**DATA UNDER STUDY:**
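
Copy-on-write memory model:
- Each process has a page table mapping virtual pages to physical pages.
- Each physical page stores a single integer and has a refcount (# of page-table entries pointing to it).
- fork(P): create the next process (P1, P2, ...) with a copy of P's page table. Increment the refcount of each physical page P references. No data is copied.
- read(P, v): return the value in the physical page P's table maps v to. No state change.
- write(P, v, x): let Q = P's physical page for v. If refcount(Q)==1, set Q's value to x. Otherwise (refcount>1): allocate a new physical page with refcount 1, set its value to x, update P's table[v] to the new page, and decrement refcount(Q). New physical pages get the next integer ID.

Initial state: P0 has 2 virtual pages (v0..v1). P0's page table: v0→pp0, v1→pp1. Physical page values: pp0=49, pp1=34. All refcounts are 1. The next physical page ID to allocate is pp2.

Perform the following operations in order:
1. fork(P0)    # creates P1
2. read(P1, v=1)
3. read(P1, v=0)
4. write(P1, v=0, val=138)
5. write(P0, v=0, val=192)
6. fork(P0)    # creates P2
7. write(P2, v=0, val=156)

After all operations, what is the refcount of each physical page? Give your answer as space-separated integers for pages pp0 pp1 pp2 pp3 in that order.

Answer: 1 3 1 1

Derivation:
Op 1: fork(P0) -> P1. 2 ppages; refcounts: pp0:2 pp1:2
Op 2: read(P1, v1) -> 34. No state change.
Op 3: read(P1, v0) -> 49. No state change.
Op 4: write(P1, v0, 138). refcount(pp0)=2>1 -> COPY to pp2. 3 ppages; refcounts: pp0:1 pp1:2 pp2:1
Op 5: write(P0, v0, 192). refcount(pp0)=1 -> write in place. 3 ppages; refcounts: pp0:1 pp1:2 pp2:1
Op 6: fork(P0) -> P2. 3 ppages; refcounts: pp0:2 pp1:3 pp2:1
Op 7: write(P2, v0, 156). refcount(pp0)=2>1 -> COPY to pp3. 4 ppages; refcounts: pp0:1 pp1:3 pp2:1 pp3:1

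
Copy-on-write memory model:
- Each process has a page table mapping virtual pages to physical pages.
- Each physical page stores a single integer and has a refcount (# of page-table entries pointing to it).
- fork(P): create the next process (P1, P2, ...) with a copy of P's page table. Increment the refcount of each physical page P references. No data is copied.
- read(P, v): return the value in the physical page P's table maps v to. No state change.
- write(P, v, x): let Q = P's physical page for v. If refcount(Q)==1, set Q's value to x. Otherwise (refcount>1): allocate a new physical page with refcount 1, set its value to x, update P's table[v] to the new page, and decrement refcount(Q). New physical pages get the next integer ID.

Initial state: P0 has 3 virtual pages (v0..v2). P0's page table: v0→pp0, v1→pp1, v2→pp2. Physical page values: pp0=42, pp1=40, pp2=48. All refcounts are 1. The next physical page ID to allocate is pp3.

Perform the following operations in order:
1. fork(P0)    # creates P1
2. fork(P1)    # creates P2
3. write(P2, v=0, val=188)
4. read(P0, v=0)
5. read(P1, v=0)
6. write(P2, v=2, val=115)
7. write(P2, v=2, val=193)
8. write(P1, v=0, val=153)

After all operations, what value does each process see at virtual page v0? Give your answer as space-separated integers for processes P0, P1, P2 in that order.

Answer: 42 153 188

Derivation:
Op 1: fork(P0) -> P1. 3 ppages; refcounts: pp0:2 pp1:2 pp2:2
Op 2: fork(P1) -> P2. 3 ppages; refcounts: pp0:3 pp1:3 pp2:3
Op 3: write(P2, v0, 188). refcount(pp0)=3>1 -> COPY to pp3. 4 ppages; refcounts: pp0:2 pp1:3 pp2:3 pp3:1
Op 4: read(P0, v0) -> 42. No state change.
Op 5: read(P1, v0) -> 42. No state change.
Op 6: write(P2, v2, 115). refcount(pp2)=3>1 -> COPY to pp4. 5 ppages; refcounts: pp0:2 pp1:3 pp2:2 pp3:1 pp4:1
Op 7: write(P2, v2, 193). refcount(pp4)=1 -> write in place. 5 ppages; refcounts: pp0:2 pp1:3 pp2:2 pp3:1 pp4:1
Op 8: write(P1, v0, 153). refcount(pp0)=2>1 -> COPY to pp5. 6 ppages; refcounts: pp0:1 pp1:3 pp2:2 pp3:1 pp4:1 pp5:1
P0: v0 -> pp0 = 42
P1: v0 -> pp5 = 153
P2: v0 -> pp3 = 188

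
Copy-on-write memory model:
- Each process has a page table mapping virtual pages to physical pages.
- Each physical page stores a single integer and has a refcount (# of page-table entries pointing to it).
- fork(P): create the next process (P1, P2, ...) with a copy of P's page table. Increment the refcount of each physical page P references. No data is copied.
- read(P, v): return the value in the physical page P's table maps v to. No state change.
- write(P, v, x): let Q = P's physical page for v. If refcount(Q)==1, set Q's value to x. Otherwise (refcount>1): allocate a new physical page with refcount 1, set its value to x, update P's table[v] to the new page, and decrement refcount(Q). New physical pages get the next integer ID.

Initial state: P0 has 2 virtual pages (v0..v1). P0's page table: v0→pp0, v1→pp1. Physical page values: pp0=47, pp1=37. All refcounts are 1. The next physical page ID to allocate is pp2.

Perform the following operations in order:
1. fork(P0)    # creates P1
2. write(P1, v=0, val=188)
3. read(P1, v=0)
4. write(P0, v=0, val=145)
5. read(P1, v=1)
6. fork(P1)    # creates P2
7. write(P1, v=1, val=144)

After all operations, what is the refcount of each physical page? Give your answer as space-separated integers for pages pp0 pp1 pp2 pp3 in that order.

Op 1: fork(P0) -> P1. 2 ppages; refcounts: pp0:2 pp1:2
Op 2: write(P1, v0, 188). refcount(pp0)=2>1 -> COPY to pp2. 3 ppages; refcounts: pp0:1 pp1:2 pp2:1
Op 3: read(P1, v0) -> 188. No state change.
Op 4: write(P0, v0, 145). refcount(pp0)=1 -> write in place. 3 ppages; refcounts: pp0:1 pp1:2 pp2:1
Op 5: read(P1, v1) -> 37. No state change.
Op 6: fork(P1) -> P2. 3 ppages; refcounts: pp0:1 pp1:3 pp2:2
Op 7: write(P1, v1, 144). refcount(pp1)=3>1 -> COPY to pp3. 4 ppages; refcounts: pp0:1 pp1:2 pp2:2 pp3:1

Answer: 1 2 2 1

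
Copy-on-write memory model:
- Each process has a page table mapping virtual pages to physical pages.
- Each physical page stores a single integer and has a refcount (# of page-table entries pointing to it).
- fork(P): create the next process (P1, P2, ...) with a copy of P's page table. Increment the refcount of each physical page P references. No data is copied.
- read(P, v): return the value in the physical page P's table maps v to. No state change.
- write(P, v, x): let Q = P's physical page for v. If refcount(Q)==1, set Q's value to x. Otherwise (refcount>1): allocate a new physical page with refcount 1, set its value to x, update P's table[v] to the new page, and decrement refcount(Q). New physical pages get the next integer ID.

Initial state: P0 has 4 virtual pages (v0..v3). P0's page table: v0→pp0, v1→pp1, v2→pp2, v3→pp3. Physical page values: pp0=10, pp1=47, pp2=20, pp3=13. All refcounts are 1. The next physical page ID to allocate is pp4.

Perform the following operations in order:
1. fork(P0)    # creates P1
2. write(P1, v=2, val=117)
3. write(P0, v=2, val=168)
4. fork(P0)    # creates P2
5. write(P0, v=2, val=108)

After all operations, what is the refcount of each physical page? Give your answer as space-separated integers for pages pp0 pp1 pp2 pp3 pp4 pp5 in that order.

Answer: 3 3 1 3 1 1

Derivation:
Op 1: fork(P0) -> P1. 4 ppages; refcounts: pp0:2 pp1:2 pp2:2 pp3:2
Op 2: write(P1, v2, 117). refcount(pp2)=2>1 -> COPY to pp4. 5 ppages; refcounts: pp0:2 pp1:2 pp2:1 pp3:2 pp4:1
Op 3: write(P0, v2, 168). refcount(pp2)=1 -> write in place. 5 ppages; refcounts: pp0:2 pp1:2 pp2:1 pp3:2 pp4:1
Op 4: fork(P0) -> P2. 5 ppages; refcounts: pp0:3 pp1:3 pp2:2 pp3:3 pp4:1
Op 5: write(P0, v2, 108). refcount(pp2)=2>1 -> COPY to pp5. 6 ppages; refcounts: pp0:3 pp1:3 pp2:1 pp3:3 pp4:1 pp5:1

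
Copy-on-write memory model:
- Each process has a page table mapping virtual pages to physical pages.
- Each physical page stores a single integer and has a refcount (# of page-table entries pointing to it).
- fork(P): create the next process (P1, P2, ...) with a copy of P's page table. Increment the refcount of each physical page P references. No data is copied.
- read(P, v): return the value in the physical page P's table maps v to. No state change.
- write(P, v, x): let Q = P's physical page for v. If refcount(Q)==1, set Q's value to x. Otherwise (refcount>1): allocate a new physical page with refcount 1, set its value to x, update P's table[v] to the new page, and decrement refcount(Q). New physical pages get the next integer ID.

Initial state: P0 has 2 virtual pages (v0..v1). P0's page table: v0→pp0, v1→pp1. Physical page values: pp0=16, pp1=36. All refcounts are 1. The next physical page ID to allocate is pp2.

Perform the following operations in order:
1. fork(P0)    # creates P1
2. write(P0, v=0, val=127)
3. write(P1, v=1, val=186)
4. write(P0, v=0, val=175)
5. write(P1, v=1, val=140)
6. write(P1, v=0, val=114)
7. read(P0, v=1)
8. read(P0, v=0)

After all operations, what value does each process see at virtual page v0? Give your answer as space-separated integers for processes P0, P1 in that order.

Op 1: fork(P0) -> P1. 2 ppages; refcounts: pp0:2 pp1:2
Op 2: write(P0, v0, 127). refcount(pp0)=2>1 -> COPY to pp2. 3 ppages; refcounts: pp0:1 pp1:2 pp2:1
Op 3: write(P1, v1, 186). refcount(pp1)=2>1 -> COPY to pp3. 4 ppages; refcounts: pp0:1 pp1:1 pp2:1 pp3:1
Op 4: write(P0, v0, 175). refcount(pp2)=1 -> write in place. 4 ppages; refcounts: pp0:1 pp1:1 pp2:1 pp3:1
Op 5: write(P1, v1, 140). refcount(pp3)=1 -> write in place. 4 ppages; refcounts: pp0:1 pp1:1 pp2:1 pp3:1
Op 6: write(P1, v0, 114). refcount(pp0)=1 -> write in place. 4 ppages; refcounts: pp0:1 pp1:1 pp2:1 pp3:1
Op 7: read(P0, v1) -> 36. No state change.
Op 8: read(P0, v0) -> 175. No state change.
P0: v0 -> pp2 = 175
P1: v0 -> pp0 = 114

Answer: 175 114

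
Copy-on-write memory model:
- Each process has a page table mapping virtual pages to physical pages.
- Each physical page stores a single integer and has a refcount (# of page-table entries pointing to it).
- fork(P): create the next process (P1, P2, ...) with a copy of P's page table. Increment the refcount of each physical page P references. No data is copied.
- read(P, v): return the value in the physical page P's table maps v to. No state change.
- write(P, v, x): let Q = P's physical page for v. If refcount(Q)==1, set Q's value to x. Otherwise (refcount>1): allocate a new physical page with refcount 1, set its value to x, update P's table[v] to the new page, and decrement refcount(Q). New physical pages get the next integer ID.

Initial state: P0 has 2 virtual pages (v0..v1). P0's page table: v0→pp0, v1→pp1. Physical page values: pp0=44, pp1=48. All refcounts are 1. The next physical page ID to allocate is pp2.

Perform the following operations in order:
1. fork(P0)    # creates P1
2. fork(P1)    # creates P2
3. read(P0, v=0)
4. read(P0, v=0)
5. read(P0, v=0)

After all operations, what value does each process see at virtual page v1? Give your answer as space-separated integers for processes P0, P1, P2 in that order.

Answer: 48 48 48

Derivation:
Op 1: fork(P0) -> P1. 2 ppages; refcounts: pp0:2 pp1:2
Op 2: fork(P1) -> P2. 2 ppages; refcounts: pp0:3 pp1:3
Op 3: read(P0, v0) -> 44. No state change.
Op 4: read(P0, v0) -> 44. No state change.
Op 5: read(P0, v0) -> 44. No state change.
P0: v1 -> pp1 = 48
P1: v1 -> pp1 = 48
P2: v1 -> pp1 = 48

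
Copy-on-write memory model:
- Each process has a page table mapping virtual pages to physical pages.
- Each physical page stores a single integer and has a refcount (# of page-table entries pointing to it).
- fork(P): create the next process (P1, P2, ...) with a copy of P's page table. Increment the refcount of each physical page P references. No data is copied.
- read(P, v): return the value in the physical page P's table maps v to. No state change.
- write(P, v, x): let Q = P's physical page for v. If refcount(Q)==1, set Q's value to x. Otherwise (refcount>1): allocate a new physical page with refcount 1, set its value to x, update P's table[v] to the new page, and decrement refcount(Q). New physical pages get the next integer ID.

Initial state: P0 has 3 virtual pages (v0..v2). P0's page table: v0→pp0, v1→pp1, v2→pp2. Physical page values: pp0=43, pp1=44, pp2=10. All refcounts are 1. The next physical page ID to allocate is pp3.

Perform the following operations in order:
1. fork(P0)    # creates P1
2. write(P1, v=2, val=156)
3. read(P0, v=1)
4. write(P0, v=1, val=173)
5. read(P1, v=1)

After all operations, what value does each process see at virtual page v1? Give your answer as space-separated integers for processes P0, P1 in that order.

Op 1: fork(P0) -> P1. 3 ppages; refcounts: pp0:2 pp1:2 pp2:2
Op 2: write(P1, v2, 156). refcount(pp2)=2>1 -> COPY to pp3. 4 ppages; refcounts: pp0:2 pp1:2 pp2:1 pp3:1
Op 3: read(P0, v1) -> 44. No state change.
Op 4: write(P0, v1, 173). refcount(pp1)=2>1 -> COPY to pp4. 5 ppages; refcounts: pp0:2 pp1:1 pp2:1 pp3:1 pp4:1
Op 5: read(P1, v1) -> 44. No state change.
P0: v1 -> pp4 = 173
P1: v1 -> pp1 = 44

Answer: 173 44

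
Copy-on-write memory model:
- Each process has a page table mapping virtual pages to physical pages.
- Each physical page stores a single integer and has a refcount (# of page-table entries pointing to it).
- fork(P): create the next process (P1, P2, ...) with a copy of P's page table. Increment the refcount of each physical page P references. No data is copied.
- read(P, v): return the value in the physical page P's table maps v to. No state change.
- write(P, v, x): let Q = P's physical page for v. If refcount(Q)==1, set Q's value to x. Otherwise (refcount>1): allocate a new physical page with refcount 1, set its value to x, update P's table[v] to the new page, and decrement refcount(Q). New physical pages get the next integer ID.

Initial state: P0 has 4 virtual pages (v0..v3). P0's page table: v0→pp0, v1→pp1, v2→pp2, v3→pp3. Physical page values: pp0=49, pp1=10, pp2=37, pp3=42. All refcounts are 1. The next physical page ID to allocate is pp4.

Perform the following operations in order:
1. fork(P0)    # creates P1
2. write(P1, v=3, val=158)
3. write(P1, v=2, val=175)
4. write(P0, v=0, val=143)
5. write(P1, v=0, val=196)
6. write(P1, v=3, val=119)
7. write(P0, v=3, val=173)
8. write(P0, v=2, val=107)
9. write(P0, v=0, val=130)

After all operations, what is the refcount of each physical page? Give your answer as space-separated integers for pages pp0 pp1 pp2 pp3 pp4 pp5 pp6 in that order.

Op 1: fork(P0) -> P1. 4 ppages; refcounts: pp0:2 pp1:2 pp2:2 pp3:2
Op 2: write(P1, v3, 158). refcount(pp3)=2>1 -> COPY to pp4. 5 ppages; refcounts: pp0:2 pp1:2 pp2:2 pp3:1 pp4:1
Op 3: write(P1, v2, 175). refcount(pp2)=2>1 -> COPY to pp5. 6 ppages; refcounts: pp0:2 pp1:2 pp2:1 pp3:1 pp4:1 pp5:1
Op 4: write(P0, v0, 143). refcount(pp0)=2>1 -> COPY to pp6. 7 ppages; refcounts: pp0:1 pp1:2 pp2:1 pp3:1 pp4:1 pp5:1 pp6:1
Op 5: write(P1, v0, 196). refcount(pp0)=1 -> write in place. 7 ppages; refcounts: pp0:1 pp1:2 pp2:1 pp3:1 pp4:1 pp5:1 pp6:1
Op 6: write(P1, v3, 119). refcount(pp4)=1 -> write in place. 7 ppages; refcounts: pp0:1 pp1:2 pp2:1 pp3:1 pp4:1 pp5:1 pp6:1
Op 7: write(P0, v3, 173). refcount(pp3)=1 -> write in place. 7 ppages; refcounts: pp0:1 pp1:2 pp2:1 pp3:1 pp4:1 pp5:1 pp6:1
Op 8: write(P0, v2, 107). refcount(pp2)=1 -> write in place. 7 ppages; refcounts: pp0:1 pp1:2 pp2:1 pp3:1 pp4:1 pp5:1 pp6:1
Op 9: write(P0, v0, 130). refcount(pp6)=1 -> write in place. 7 ppages; refcounts: pp0:1 pp1:2 pp2:1 pp3:1 pp4:1 pp5:1 pp6:1

Answer: 1 2 1 1 1 1 1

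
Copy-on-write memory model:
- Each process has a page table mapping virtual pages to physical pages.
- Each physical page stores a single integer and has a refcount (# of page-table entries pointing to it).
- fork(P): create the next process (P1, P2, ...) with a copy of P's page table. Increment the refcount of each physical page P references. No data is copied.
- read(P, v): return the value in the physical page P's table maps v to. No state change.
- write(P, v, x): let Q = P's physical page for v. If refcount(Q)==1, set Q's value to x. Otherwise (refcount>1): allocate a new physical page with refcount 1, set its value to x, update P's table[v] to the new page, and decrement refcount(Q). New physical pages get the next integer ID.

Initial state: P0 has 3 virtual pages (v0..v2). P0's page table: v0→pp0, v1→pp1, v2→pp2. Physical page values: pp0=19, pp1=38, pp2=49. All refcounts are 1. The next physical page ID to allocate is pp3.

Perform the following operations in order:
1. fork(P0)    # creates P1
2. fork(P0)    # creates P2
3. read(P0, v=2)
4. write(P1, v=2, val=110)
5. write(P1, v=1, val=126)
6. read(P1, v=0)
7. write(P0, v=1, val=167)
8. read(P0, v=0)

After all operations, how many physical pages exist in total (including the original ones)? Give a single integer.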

**TASK STATEMENT:** State how many lines of the listing hold the string "Initial"; reply with the number and nothing else.

**REPLY TO THE EXERCISE:** 9